> RAW DATA:
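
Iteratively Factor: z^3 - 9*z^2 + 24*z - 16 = (z - 4)*(z^2 - 5*z + 4) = (z - 4)*(z - 1)*(z - 4)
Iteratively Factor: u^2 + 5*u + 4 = (u + 4)*(u + 1)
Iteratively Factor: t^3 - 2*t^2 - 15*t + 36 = (t - 3)*(t^2 + t - 12) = (t - 3)*(t + 4)*(t - 3)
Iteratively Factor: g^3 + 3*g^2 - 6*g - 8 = (g + 1)*(g^2 + 2*g - 8) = (g - 2)*(g + 1)*(g + 4)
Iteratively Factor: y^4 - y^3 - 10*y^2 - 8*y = (y)*(y^3 - y^2 - 10*y - 8) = y*(y + 1)*(y^2 - 2*y - 8) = y*(y + 1)*(y + 2)*(y - 4)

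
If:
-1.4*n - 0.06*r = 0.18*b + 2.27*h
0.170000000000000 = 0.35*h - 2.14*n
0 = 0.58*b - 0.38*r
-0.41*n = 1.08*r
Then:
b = 0.02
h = 0.04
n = -0.07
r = 0.03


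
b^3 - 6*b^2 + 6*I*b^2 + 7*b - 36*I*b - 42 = (b - 6)*(b - I)*(b + 7*I)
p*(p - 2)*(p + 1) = p^3 - p^2 - 2*p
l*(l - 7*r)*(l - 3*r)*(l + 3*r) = l^4 - 7*l^3*r - 9*l^2*r^2 + 63*l*r^3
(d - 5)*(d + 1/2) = d^2 - 9*d/2 - 5/2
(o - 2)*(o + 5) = o^2 + 3*o - 10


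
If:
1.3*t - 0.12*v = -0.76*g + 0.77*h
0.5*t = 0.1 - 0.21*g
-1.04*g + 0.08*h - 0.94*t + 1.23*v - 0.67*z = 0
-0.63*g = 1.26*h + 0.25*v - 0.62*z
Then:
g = 0.586015571329269*z - 0.429273113263153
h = 0.0303779723634058*z + 0.231981624158036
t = 0.380294707570524 - 0.246126539958293*z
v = 0.850135779538676*z - 0.0874191403333573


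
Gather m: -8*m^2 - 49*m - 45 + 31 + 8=-8*m^2 - 49*m - 6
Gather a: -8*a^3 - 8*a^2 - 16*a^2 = -8*a^3 - 24*a^2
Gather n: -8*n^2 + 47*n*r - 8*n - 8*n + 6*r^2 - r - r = -8*n^2 + n*(47*r - 16) + 6*r^2 - 2*r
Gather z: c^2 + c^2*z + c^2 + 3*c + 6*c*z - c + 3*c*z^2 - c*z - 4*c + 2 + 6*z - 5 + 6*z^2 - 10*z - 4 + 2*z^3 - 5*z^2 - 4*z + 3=2*c^2 - 2*c + 2*z^3 + z^2*(3*c + 1) + z*(c^2 + 5*c - 8) - 4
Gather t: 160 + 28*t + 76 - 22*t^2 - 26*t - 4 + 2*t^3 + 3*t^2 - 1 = 2*t^3 - 19*t^2 + 2*t + 231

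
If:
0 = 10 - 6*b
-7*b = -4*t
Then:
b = 5/3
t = 35/12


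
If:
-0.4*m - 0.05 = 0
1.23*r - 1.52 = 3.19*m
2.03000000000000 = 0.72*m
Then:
No Solution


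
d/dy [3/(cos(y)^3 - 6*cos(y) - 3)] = 9*(cos(y)^2 - 2)*sin(y)/(-cos(y)^3 + 6*cos(y) + 3)^2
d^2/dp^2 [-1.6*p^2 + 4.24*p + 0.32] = -3.20000000000000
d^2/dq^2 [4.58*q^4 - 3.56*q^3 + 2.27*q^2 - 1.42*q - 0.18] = 54.96*q^2 - 21.36*q + 4.54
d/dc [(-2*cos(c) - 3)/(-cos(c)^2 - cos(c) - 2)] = (6*cos(c) + cos(2*c))*sin(c)/(cos(c)^2 + cos(c) + 2)^2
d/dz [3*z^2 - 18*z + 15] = 6*z - 18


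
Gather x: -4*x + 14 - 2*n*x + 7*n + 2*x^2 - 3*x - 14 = 7*n + 2*x^2 + x*(-2*n - 7)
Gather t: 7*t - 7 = 7*t - 7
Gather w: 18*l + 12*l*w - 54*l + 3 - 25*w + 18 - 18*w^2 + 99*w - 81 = -36*l - 18*w^2 + w*(12*l + 74) - 60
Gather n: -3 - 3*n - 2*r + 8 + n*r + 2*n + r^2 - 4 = n*(r - 1) + r^2 - 2*r + 1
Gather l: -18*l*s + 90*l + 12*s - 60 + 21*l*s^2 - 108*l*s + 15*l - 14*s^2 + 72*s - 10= l*(21*s^2 - 126*s + 105) - 14*s^2 + 84*s - 70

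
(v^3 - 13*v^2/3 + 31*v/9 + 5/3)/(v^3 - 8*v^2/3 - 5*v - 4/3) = (v^2 - 14*v/3 + 5)/(v^2 - 3*v - 4)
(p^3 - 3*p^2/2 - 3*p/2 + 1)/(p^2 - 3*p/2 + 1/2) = (p^2 - p - 2)/(p - 1)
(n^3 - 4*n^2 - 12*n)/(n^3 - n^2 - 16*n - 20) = n*(n - 6)/(n^2 - 3*n - 10)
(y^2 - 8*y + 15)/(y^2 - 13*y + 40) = (y - 3)/(y - 8)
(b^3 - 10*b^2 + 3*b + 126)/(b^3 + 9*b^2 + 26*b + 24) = (b^2 - 13*b + 42)/(b^2 + 6*b + 8)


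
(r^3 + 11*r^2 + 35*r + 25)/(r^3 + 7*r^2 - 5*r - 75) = (r + 1)/(r - 3)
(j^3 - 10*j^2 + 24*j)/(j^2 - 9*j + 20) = j*(j - 6)/(j - 5)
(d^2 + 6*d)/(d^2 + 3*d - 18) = d/(d - 3)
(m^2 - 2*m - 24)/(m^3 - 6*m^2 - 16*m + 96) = 1/(m - 4)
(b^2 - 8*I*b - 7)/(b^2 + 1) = (b - 7*I)/(b + I)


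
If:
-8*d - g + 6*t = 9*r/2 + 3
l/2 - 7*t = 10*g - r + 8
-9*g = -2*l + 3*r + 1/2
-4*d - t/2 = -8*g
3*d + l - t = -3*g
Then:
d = 19553/11374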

> TO DO:
Write all the data out again, exactly.

> RESPONSE TO THIS EXERCISE:
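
Iteratively Factor: z^3 - 9*z^2 + 24*z - 16 = (z - 4)*(z^2 - 5*z + 4) = (z - 4)*(z - 1)*(z - 4)
Iteratively Factor: u^2 + 5*u + 4 = (u + 4)*(u + 1)
Iteratively Factor: t^3 - 2*t^2 - 15*t + 36 = (t - 3)*(t^2 + t - 12) = (t - 3)*(t + 4)*(t - 3)
Iteratively Factor: g^3 + 3*g^2 - 6*g - 8 = (g + 1)*(g^2 + 2*g - 8) = (g - 2)*(g + 1)*(g + 4)
Iteratively Factor: y^4 - y^3 - 10*y^2 - 8*y = (y)*(y^3 - y^2 - 10*y - 8) = y*(y + 1)*(y^2 - 2*y - 8) = y*(y + 1)*(y + 2)*(y - 4)

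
If:
-1.4*n - 0.06*r = 0.18*b + 2.27*h
0.170000000000000 = 0.35*h - 2.14*n
0 = 0.58*b - 0.38*r
-0.41*n = 1.08*r
Then:
b = 0.02
h = 0.04
n = -0.07
r = 0.03


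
b^3 - 6*b^2 + 6*I*b^2 + 7*b - 36*I*b - 42 = (b - 6)*(b - I)*(b + 7*I)
p*(p - 2)*(p + 1) = p^3 - p^2 - 2*p
l*(l - 7*r)*(l - 3*r)*(l + 3*r) = l^4 - 7*l^3*r - 9*l^2*r^2 + 63*l*r^3
(d - 5)*(d + 1/2) = d^2 - 9*d/2 - 5/2
(o - 2)*(o + 5) = o^2 + 3*o - 10


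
If:
1.3*t - 0.12*v = -0.76*g + 0.77*h
0.5*t = 0.1 - 0.21*g
-1.04*g + 0.08*h - 0.94*t + 1.23*v - 0.67*z = 0
-0.63*g = 1.26*h + 0.25*v - 0.62*z
Then:
g = 0.586015571329269*z - 0.429273113263153
h = 0.0303779723634058*z + 0.231981624158036
t = 0.380294707570524 - 0.246126539958293*z
v = 0.850135779538676*z - 0.0874191403333573


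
Gather m: -8*m^2 - 49*m - 45 + 31 + 8=-8*m^2 - 49*m - 6
Gather a: -8*a^3 - 8*a^2 - 16*a^2 = -8*a^3 - 24*a^2
Gather n: -8*n^2 + 47*n*r - 8*n - 8*n + 6*r^2 - r - r = -8*n^2 + n*(47*r - 16) + 6*r^2 - 2*r
Gather z: c^2 + c^2*z + c^2 + 3*c + 6*c*z - c + 3*c*z^2 - c*z - 4*c + 2 + 6*z - 5 + 6*z^2 - 10*z - 4 + 2*z^3 - 5*z^2 - 4*z + 3=2*c^2 - 2*c + 2*z^3 + z^2*(3*c + 1) + z*(c^2 + 5*c - 8) - 4
Gather t: 160 + 28*t + 76 - 22*t^2 - 26*t - 4 + 2*t^3 + 3*t^2 - 1 = 2*t^3 - 19*t^2 + 2*t + 231

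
If:
0 = 10 - 6*b
-7*b = -4*t
Then:
b = 5/3
t = 35/12


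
If:
-0.4*m - 0.05 = 0
1.23*r - 1.52 = 3.19*m
2.03000000000000 = 0.72*m
Then:
No Solution


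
d/dy [3/(cos(y)^3 - 6*cos(y) - 3)] = 9*(cos(y)^2 - 2)*sin(y)/(-cos(y)^3 + 6*cos(y) + 3)^2
d^2/dp^2 [-1.6*p^2 + 4.24*p + 0.32] = -3.20000000000000
d^2/dq^2 [4.58*q^4 - 3.56*q^3 + 2.27*q^2 - 1.42*q - 0.18] = 54.96*q^2 - 21.36*q + 4.54
d/dc [(-2*cos(c) - 3)/(-cos(c)^2 - cos(c) - 2)] = (6*cos(c) + cos(2*c))*sin(c)/(cos(c)^2 + cos(c) + 2)^2
d/dz [3*z^2 - 18*z + 15] = 6*z - 18


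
Gather x: -4*x + 14 - 2*n*x + 7*n + 2*x^2 - 3*x - 14 = 7*n + 2*x^2 + x*(-2*n - 7)
Gather t: 7*t - 7 = 7*t - 7
Gather w: 18*l + 12*l*w - 54*l + 3 - 25*w + 18 - 18*w^2 + 99*w - 81 = -36*l - 18*w^2 + w*(12*l + 74) - 60
Gather n: -3 - 3*n - 2*r + 8 + n*r + 2*n + r^2 - 4 = n*(r - 1) + r^2 - 2*r + 1
Gather l: -18*l*s + 90*l + 12*s - 60 + 21*l*s^2 - 108*l*s + 15*l - 14*s^2 + 72*s - 10= l*(21*s^2 - 126*s + 105) - 14*s^2 + 84*s - 70

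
(v^3 - 13*v^2/3 + 31*v/9 + 5/3)/(v^3 - 8*v^2/3 - 5*v - 4/3) = (v^2 - 14*v/3 + 5)/(v^2 - 3*v - 4)
(p^3 - 3*p^2/2 - 3*p/2 + 1)/(p^2 - 3*p/2 + 1/2) = (p^2 - p - 2)/(p - 1)
(n^3 - 4*n^2 - 12*n)/(n^3 - n^2 - 16*n - 20) = n*(n - 6)/(n^2 - 3*n - 10)
(y^2 - 8*y + 15)/(y^2 - 13*y + 40) = (y - 3)/(y - 8)
(b^3 - 10*b^2 + 3*b + 126)/(b^3 + 9*b^2 + 26*b + 24) = (b^2 - 13*b + 42)/(b^2 + 6*b + 8)


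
(r^3 + 11*r^2 + 35*r + 25)/(r^3 + 7*r^2 - 5*r - 75) = (r + 1)/(r - 3)
(j^3 - 10*j^2 + 24*j)/(j^2 - 9*j + 20) = j*(j - 6)/(j - 5)
(d^2 + 6*d)/(d^2 + 3*d - 18) = d/(d - 3)
(m^2 - 2*m - 24)/(m^3 - 6*m^2 - 16*m + 96) = 1/(m - 4)
(b^2 - 8*I*b - 7)/(b^2 + 1) = (b - 7*I)/(b + I)


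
If:
-8*d - g + 6*t = 9*r/2 + 3
l/2 - 7*t = 10*g - r + 8
-9*g = -2*l + 3*r + 1/2
-4*d - t/2 = -8*g
3*d + l - t = -3*g
Then:
d = 19553/11374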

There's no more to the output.